(Stored items)

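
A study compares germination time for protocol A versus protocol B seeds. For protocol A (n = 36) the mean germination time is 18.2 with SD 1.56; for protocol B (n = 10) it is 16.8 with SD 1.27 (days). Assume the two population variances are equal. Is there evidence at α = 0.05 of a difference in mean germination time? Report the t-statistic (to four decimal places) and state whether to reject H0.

Let group 1 = protocol A, group 2 = protocol B. H0: μ_1 = μ_2; H1: μ_1 ≠ μ_2 (two-sample pooled-variance t-test, two-sided).
s_p² = [(36−1)·1.56² + (10−1)·1.27²]/(36+10−2) = 2.26573
t = (18.2 − 16.8)/√[2.26573·(1/36 + 1/10)] = 2.6019
df = n₁ + n₂ − 2 = 44
Two-sided p-value ≈ 0.013
Since p ≈ 0.013 < α = 0.05, reject H0; the evidence is statistically significant.

t = 2.6019; reject H0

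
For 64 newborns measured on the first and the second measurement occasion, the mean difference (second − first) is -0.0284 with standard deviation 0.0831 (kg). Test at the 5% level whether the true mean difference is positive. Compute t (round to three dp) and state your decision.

t = -2.734; fail to reject H0

H0: μ_d = 0; H1: μ_d > 0 (paired t-test on the differences, right-tailed).
t = d̄/(s_d/√n) = -0.0284/(0.0831/√64) = -2.734
df = n − 1 = 63
p-value = P(T ≥ -2.734) ≈ 0.9959
Since p ≈ 0.9959 > α = 0.05, fail to reject H0; the evidence is not statistically significant.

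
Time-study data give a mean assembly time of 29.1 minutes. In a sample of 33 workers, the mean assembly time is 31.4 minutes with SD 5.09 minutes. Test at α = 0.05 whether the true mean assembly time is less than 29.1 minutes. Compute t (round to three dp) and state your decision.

t = 2.596; fail to reject H0

H0: μ = 29.1; H1: μ < 29.1 (one-sample t-test, left-tailed).
t = (x̄ − μ₀)/(s/√n) = (31.4 − 29.1)/(5.09/√33) = 2.596
df = n − 1 = 32
p-value = P(T ≤ 2.596) ≈ 0.9929
Since p ≈ 0.9929 > α = 0.05, fail to reject H0; the data do not provide sufficient evidence against H0.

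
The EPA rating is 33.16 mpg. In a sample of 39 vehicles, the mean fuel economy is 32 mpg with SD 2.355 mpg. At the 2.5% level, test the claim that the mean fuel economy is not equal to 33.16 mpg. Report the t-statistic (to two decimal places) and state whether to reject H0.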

--- WHAT TO WORK ON ---
Repeat every line of the data, exactly and in full.

--- RESPONSE ---
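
A study compares germination time for protocol A versus protocol B seeds. For protocol A (n = 36) the mean germination time is 18.2 with SD 1.56; for protocol B (n = 10) it is 16.8 with SD 1.27 (days). Assume the two population variances are equal. Is there evidence at α = 0.05 of a difference in mean germination time? Report the t-statistic (to four decimal places) and state whether to reject H0.

Let group 1 = protocol A, group 2 = protocol B. H0: μ_1 = μ_2; H1: μ_1 ≠ μ_2 (two-sample pooled-variance t-test, two-sided).
s_p² = [(36−1)·1.56² + (10−1)·1.27²]/(36+10−2) = 2.26573
t = (18.2 − 16.8)/√[2.26573·(1/36 + 1/10)] = 2.6019
df = n₁ + n₂ − 2 = 44
Two-sided p-value ≈ 0.013
Since p ≈ 0.013 < α = 0.05, reject H0; the evidence is statistically significant.

t = 2.6019; reject H0

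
For 64 newborns measured on the first and the second measurement occasion, the mean difference (second − first) is -0.0284 with standard deviation 0.0831 (kg). Test at the 5% level whether the true mean difference is positive. Compute t (round to three dp) and state your decision.

t = -2.734; fail to reject H0

H0: μ_d = 0; H1: μ_d > 0 (paired t-test on the differences, right-tailed).
t = d̄/(s_d/√n) = -0.0284/(0.0831/√64) = -2.734
df = n − 1 = 63
p-value = P(T ≥ -2.734) ≈ 0.9959
Since p ≈ 0.9959 > α = 0.05, fail to reject H0; the evidence is not statistically significant.

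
Time-study data give a mean assembly time of 29.1 minutes. In a sample of 33 workers, the mean assembly time is 31.4 minutes with SD 5.09 minutes. Test at α = 0.05 whether the true mean assembly time is less than 29.1 minutes. Compute t (round to three dp) and state your decision.

t = 2.596; fail to reject H0

H0: μ = 29.1; H1: μ < 29.1 (one-sample t-test, left-tailed).
t = (x̄ − μ₀)/(s/√n) = (31.4 − 29.1)/(5.09/√33) = 2.596
df = n − 1 = 32
p-value = P(T ≤ 2.596) ≈ 0.9929
Since p ≈ 0.9929 > α = 0.05, fail to reject H0; the data do not provide sufficient evidence against H0.

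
The EPA rating is 33.16 mpg. In a sample of 39 vehicles, the mean fuel economy is 32 mpg with SD 2.355 mpg. At the 2.5% level, test the claim that the mean fuel economy is not equal to 33.16 mpg. Report the t-statistic (to two decimal places) and state whether to reject H0.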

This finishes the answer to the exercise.